**Exercise brief:**
Once you have checked each line below, report only the number of lines that contain the word "following".

**Source material:**

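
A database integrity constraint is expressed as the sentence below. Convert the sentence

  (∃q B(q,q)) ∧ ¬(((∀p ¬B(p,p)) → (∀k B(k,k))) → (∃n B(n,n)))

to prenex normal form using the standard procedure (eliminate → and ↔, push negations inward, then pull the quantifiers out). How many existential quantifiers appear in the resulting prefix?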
...
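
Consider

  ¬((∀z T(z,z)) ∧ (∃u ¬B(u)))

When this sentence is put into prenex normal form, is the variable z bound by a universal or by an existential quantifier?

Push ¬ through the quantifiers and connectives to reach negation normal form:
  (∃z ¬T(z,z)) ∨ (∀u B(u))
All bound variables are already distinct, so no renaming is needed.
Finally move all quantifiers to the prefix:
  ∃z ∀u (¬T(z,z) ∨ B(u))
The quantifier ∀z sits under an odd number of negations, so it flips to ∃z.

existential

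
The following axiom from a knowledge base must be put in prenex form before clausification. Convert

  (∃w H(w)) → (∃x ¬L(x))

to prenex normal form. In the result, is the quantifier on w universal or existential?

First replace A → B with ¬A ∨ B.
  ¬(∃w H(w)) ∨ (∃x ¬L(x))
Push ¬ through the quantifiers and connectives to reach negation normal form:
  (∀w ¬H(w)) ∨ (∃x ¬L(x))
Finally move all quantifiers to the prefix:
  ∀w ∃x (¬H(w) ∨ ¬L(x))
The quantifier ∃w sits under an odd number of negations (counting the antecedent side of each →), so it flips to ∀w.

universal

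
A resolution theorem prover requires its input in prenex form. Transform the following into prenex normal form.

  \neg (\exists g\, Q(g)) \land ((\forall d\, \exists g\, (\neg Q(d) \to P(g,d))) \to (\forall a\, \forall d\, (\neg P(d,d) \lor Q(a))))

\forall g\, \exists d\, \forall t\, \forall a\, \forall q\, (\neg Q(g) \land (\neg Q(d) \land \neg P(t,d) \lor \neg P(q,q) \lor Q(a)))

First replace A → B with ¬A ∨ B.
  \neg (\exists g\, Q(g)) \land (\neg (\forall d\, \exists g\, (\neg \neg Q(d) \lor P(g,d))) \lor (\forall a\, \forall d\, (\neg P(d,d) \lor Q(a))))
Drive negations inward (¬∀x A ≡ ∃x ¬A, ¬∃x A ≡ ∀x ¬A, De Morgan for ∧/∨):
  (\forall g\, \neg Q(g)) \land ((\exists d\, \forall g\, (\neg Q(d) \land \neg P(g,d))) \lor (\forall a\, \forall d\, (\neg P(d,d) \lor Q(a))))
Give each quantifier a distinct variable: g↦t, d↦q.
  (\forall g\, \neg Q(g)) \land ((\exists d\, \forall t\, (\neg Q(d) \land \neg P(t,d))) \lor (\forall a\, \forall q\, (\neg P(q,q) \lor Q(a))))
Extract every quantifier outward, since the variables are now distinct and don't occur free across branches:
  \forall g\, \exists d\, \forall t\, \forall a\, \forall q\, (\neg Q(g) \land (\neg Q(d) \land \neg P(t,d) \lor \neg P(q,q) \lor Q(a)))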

**Exercise solution:**
2